DIRECTIONS.
Keeping each word and mark in place, write out the full listing once more.

RECORDS.
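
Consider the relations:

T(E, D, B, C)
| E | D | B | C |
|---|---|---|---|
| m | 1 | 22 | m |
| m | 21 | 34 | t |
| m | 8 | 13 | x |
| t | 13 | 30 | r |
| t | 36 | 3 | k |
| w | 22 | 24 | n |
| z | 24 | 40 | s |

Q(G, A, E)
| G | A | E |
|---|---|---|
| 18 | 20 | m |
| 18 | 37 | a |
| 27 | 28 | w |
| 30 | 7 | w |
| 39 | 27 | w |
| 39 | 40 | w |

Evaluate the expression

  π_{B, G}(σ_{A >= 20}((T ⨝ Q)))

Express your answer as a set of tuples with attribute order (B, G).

{(13, 18), (22, 18), (24, 27), (24, 39), (34, 18)}

Natural join on E: {(m, 1, 22, m, 18, 20), (m, 21, 34, t, 18, 20), (m, 8, 13, x, 18, 20), (w, 22, 24, n, 27, 28), (w, 22, 24, n, 30, 7), (w, 22, 24, n, 39, 27), (w, 22, 24, n, 39, 40)}
Filtering on A >= 20 leaves {(m, 1, 22, m, 18, 20), (m, 21, 34, t, 18, 20), (m, 8, 13, x, 18, 20), (w, 22, 24, n, 27, 28), (w, 22, 24, n, 39, 27), (w, 22, 24, n, 39, 40)}.
π[B, G]: project onto (B, G) (1 duplicate(s) eliminated) → {(13, 18), (22, 18), (24, 27), (24, 39), (34, 18)}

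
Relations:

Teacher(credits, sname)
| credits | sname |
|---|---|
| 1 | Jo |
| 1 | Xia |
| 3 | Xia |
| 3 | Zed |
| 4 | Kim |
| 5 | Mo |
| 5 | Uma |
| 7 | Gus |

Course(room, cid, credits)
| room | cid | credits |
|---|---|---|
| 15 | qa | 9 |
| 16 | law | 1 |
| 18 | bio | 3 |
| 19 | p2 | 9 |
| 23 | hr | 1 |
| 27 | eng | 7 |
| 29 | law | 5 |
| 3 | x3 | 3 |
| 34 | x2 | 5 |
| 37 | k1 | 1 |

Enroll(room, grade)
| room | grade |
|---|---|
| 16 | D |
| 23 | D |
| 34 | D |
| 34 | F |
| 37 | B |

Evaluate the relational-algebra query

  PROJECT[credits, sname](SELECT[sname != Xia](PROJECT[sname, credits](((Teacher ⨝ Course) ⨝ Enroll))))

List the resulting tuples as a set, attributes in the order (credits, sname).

{(1, Jo), (5, Mo), (5, Uma)}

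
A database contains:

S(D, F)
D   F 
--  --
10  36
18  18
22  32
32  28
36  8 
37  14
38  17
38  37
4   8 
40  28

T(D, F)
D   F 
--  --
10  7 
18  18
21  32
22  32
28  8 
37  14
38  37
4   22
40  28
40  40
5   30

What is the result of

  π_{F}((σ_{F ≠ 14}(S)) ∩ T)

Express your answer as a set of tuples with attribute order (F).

σ[F ≠ 14]: keep tuples satisfying F ≠ 14 → {(10, 36), (18, 18), (22, 32), (32, 28), (36, 8), (38, 17), (38, 37), (4, 8), (40, 28)}
Taking the intersection: {(18, 18), (22, 32), (38, 37), (40, 28)}
π_{F} gives {18, 28, 32, 37}.

{18, 28, 32, 37}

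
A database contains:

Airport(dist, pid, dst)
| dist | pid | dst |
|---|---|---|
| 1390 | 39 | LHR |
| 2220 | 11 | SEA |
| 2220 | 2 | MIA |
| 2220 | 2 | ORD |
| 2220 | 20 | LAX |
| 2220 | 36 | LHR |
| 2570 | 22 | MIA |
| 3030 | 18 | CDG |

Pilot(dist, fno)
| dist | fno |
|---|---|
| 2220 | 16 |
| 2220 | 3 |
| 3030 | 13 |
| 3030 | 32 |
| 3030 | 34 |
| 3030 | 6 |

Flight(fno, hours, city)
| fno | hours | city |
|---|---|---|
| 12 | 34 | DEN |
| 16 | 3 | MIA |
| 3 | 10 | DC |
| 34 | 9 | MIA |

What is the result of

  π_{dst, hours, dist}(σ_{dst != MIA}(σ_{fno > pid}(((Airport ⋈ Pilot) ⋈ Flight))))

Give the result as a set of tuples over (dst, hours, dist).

Joining Airport and Pilot on dist yields {(2220, 11, SEA, 16), (2220, 11, SEA, 3), (2220, 2, MIA, 16), (2220, 2, MIA, 3), (2220, 2, ORD, 16), (2220, 2, ORD, 3), (2220, 20, LAX, 16), (2220, 20, LAX, 3), (2220, 36, LHR, 16), (2220, 36, LHR, 3), (3030, 18, CDG, 13), (3030, 18, CDG, 32), (3030, 18, CDG, 34), (3030, 18, CDG, 6)}.
Joining (Airport ⋈ Pilot) and Flight on fno yields {(2220, 11, SEA, 16, 3, MIA), (2220, 11, SEA, 3, 10, DC), (2220, 2, MIA, 16, 3, MIA), (2220, 2, MIA, 3, 10, DC), (2220, 2, ORD, 16, 3, MIA), (2220, 2, ORD, 3, 10, DC), (2220, 20, LAX, 16, 3, MIA), (2220, 20, LAX, 3, 10, DC), (2220, 36, LHR, 16, 3, MIA), (2220, 36, LHR, 3, 10, DC), (3030, 18, CDG, 34, 9, MIA)}.
Filtering on fno > pid leaves {(2220, 11, SEA, 16, 3, MIA), (2220, 2, MIA, 16, 3, MIA), (2220, 2, MIA, 3, 10, DC), (2220, 2, ORD, 16, 3, MIA), (2220, 2, ORD, 3, 10, DC), (3030, 18, CDG, 34, 9, MIA)}.
Filtering on dst != MIA leaves {(2220, 11, SEA, 16, 3, MIA), (2220, 2, ORD, 16, 3, MIA), (2220, 2, ORD, 3, 10, DC), (3030, 18, CDG, 34, 9, MIA)}.
Keep only column(s) dst, hours, dist: {(CDG, 9, 3030), (ORD, 10, 2220), (ORD, 3, 2220), (SEA, 3, 2220)}

{(CDG, 9, 3030), (ORD, 10, 2220), (ORD, 3, 2220), (SEA, 3, 2220)}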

EXERCISE RESPONSE.
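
Consider the relations:

T(E, D, B, C)
| E | D | B | C |
|---|---|---|---|
| m | 1 | 22 | m |
| m | 21 | 34 | t |
| m | 8 | 13 | x |
| t | 13 | 30 | r |
| t | 36 | 3 | k |
| w | 22 | 24 | n |
| z | 24 | 40 | s |

Q(G, A, E)
| G | A | E |
|---|---|---|
| 18 | 20 | m |
| 18 | 37 | a |
| 27 | 28 | w |
| 30 | 7 | w |
| 39 | 27 | w |
| 39 | 40 | w |

Evaluate the expression

  π_{B, G}(σ_{A >= 20}((T ⨝ Q)))

Express your answer as a set of tuples with attribute order (B, G).

{(13, 18), (22, 18), (24, 27), (24, 39), (34, 18)}

Natural join on E: {(m, 1, 22, m, 18, 20), (m, 21, 34, t, 18, 20), (m, 8, 13, x, 18, 20), (w, 22, 24, n, 27, 28), (w, 22, 24, n, 30, 7), (w, 22, 24, n, 39, 27), (w, 22, 24, n, 39, 40)}
Filtering on A >= 20 leaves {(m, 1, 22, m, 18, 20), (m, 21, 34, t, 18, 20), (m, 8, 13, x, 18, 20), (w, 22, 24, n, 27, 28), (w, 22, 24, n, 39, 27), (w, 22, 24, n, 39, 40)}.
π[B, G]: project onto (B, G) (1 duplicate(s) eliminated) → {(13, 18), (22, 18), (24, 27), (24, 39), (34, 18)}

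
Relations:

Teacher(credits, sname)
| credits | sname |
|---|---|
| 1 | Jo |
| 1 | Xia |
| 3 | Xia |
| 3 | Zed |
| 4 | Kim |
| 5 | Mo |
| 5 | Uma |
| 7 | Gus |

Course(room, cid, credits)
| room | cid | credits |
|---|---|---|
| 15 | qa | 9 |
| 16 | law | 1 |
| 18 | bio | 3 |
| 19 | p2 | 9 |
| 23 | hr | 1 |
| 27 | eng | 7 |
| 29 | law | 5 |
| 3 | x3 | 3 |
| 34 | x2 | 5 |
| 37 | k1 | 1 |

Enroll(room, grade)
| room | grade |
|---|---|
| 16 | D |
| 23 | D |
| 34 | D |
| 34 | F |
| 37 | B |

Evaluate the relational-algebra query

  PROJECT[credits, sname](SELECT[sname != Xia](PROJECT[sname, credits](((Teacher ⨝ Course) ⨝ Enroll))))

List the resulting tuples as a set, attributes in the order (credits, sname).

{(1, Jo), (5, Mo), (5, Uma)}

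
A database contains:

S(D, F)
D   F 
--  --
10  36
18  18
22  32
32  28
36  8 
37  14
38  17
38  37
4   8 
40  28

T(D, F)
D   F 
--  --
10  7 
18  18
21  32
22  32
28  8 
37  14
38  37
4   22
40  28
40  40
5   30

What is the result of

  π_{F}((σ_{F ≠ 14}(S)) ∩ T)

Express your answer as a set of tuples with attribute order (F).

σ[F ≠ 14]: keep tuples satisfying F ≠ 14 → {(10, 36), (18, 18), (22, 32), (32, 28), (36, 8), (38, 17), (38, 37), (4, 8), (40, 28)}
Taking the intersection: {(18, 18), (22, 32), (38, 37), (40, 28)}
π_{F} gives {18, 28, 32, 37}.

{18, 28, 32, 37}

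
A database contains:

Airport(dist, pid, dst)
| dist | pid | dst |
|---|---|---|
| 1390 | 39 | LHR |
| 2220 | 11 | SEA |
| 2220 | 2 | MIA |
| 2220 | 2 | ORD |
| 2220 | 20 | LAX |
| 2220 | 36 | LHR |
| 2570 | 22 | MIA |
| 3030 | 18 | CDG |

Pilot(dist, fno)
| dist | fno |
|---|---|
| 2220 | 16 |
| 2220 | 3 |
| 3030 | 13 |
| 3030 | 32 |
| 3030 | 34 |
| 3030 | 6 |

Flight(fno, hours, city)
| fno | hours | city |
|---|---|---|
| 12 | 34 | DEN |
| 16 | 3 | MIA |
| 3 | 10 | DC |
| 34 | 9 | MIA |

What is the result of

  π_{dst, hours, dist}(σ_{dst != MIA}(σ_{fno > pid}(((Airport ⋈ Pilot) ⋈ Flight))))

Give the result as a set of tuples over (dst, hours, dist).

Joining Airport and Pilot on dist yields {(2220, 11, SEA, 16), (2220, 11, SEA, 3), (2220, 2, MIA, 16), (2220, 2, MIA, 3), (2220, 2, ORD, 16), (2220, 2, ORD, 3), (2220, 20, LAX, 16), (2220, 20, LAX, 3), (2220, 36, LHR, 16), (2220, 36, LHR, 3), (3030, 18, CDG, 13), (3030, 18, CDG, 32), (3030, 18, CDG, 34), (3030, 18, CDG, 6)}.
Joining (Airport ⋈ Pilot) and Flight on fno yields {(2220, 11, SEA, 16, 3, MIA), (2220, 11, SEA, 3, 10, DC), (2220, 2, MIA, 16, 3, MIA), (2220, 2, MIA, 3, 10, DC), (2220, 2, ORD, 16, 3, MIA), (2220, 2, ORD, 3, 10, DC), (2220, 20, LAX, 16, 3, MIA), (2220, 20, LAX, 3, 10, DC), (2220, 36, LHR, 16, 3, MIA), (2220, 36, LHR, 3, 10, DC), (3030, 18, CDG, 34, 9, MIA)}.
Filtering on fno > pid leaves {(2220, 11, SEA, 16, 3, MIA), (2220, 2, MIA, 16, 3, MIA), (2220, 2, MIA, 3, 10, DC), (2220, 2, ORD, 16, 3, MIA), (2220, 2, ORD, 3, 10, DC), (3030, 18, CDG, 34, 9, MIA)}.
Filtering on dst != MIA leaves {(2220, 11, SEA, 16, 3, MIA), (2220, 2, ORD, 16, 3, MIA), (2220, 2, ORD, 3, 10, DC), (3030, 18, CDG, 34, 9, MIA)}.
Keep only column(s) dst, hours, dist: {(CDG, 9, 3030), (ORD, 10, 2220), (ORD, 3, 2220), (SEA, 3, 2220)}

{(CDG, 9, 3030), (ORD, 10, 2220), (ORD, 3, 2220), (SEA, 3, 2220)}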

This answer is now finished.